A single stretch of the material below is to be transcribed exactly, starting at the line with "Determine the value" and ending after the line with "The point G".

━━━━━━━━━━━━━━━━━━━━━━━━━━━━━━

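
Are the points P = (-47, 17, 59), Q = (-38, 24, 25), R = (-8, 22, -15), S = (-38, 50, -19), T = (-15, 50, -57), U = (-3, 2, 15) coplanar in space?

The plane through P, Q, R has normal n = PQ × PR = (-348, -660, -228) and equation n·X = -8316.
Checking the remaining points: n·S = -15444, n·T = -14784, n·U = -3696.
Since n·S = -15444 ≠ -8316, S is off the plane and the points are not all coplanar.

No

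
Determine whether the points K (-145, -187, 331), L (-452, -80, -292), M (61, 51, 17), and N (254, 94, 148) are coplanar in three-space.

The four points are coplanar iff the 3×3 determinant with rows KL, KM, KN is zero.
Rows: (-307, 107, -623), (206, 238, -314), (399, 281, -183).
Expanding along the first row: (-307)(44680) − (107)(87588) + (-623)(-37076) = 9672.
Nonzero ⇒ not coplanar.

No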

━━━━━━━━━━━━━━━━━━━━━━━━━━━━━━

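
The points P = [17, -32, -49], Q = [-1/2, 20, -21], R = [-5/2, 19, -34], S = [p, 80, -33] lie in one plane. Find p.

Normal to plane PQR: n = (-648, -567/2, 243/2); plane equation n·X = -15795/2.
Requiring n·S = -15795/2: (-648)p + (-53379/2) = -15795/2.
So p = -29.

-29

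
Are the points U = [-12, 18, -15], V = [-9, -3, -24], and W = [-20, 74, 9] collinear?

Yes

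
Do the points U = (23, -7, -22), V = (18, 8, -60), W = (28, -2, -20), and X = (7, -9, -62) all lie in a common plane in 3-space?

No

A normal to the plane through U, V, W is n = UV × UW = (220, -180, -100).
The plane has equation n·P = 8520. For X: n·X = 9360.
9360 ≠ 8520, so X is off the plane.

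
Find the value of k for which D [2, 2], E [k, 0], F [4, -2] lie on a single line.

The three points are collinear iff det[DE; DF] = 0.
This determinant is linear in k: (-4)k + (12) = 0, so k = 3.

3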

━━━━━━━━━━━━━━━━━━━━━━━━━━━━━━

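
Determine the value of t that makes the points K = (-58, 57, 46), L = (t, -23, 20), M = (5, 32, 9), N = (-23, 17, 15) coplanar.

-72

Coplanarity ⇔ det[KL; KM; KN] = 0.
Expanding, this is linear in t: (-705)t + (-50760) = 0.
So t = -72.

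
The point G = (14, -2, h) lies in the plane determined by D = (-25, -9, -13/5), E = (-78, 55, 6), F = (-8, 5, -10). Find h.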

━━━━━━━━━━━━━━━━━━━━━━━━━━━━━━

Your solution
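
Determine the value of t that makes the points K = (-58, 57, 46), L = (t, -23, 20), M = (5, 32, 9), N = (-23, 17, 15) coplanar.

-72

Coplanarity ⇔ det[KL; KM; KN] = 0.
Expanding, this is linear in t: (-705)t + (-50760) = 0.
So t = -72.

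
The point G = (14, -2, h) lies in the plane determined by D = (-25, -9, -13/5), E = (-78, 55, 6), F = (-8, 5, -10). Find h.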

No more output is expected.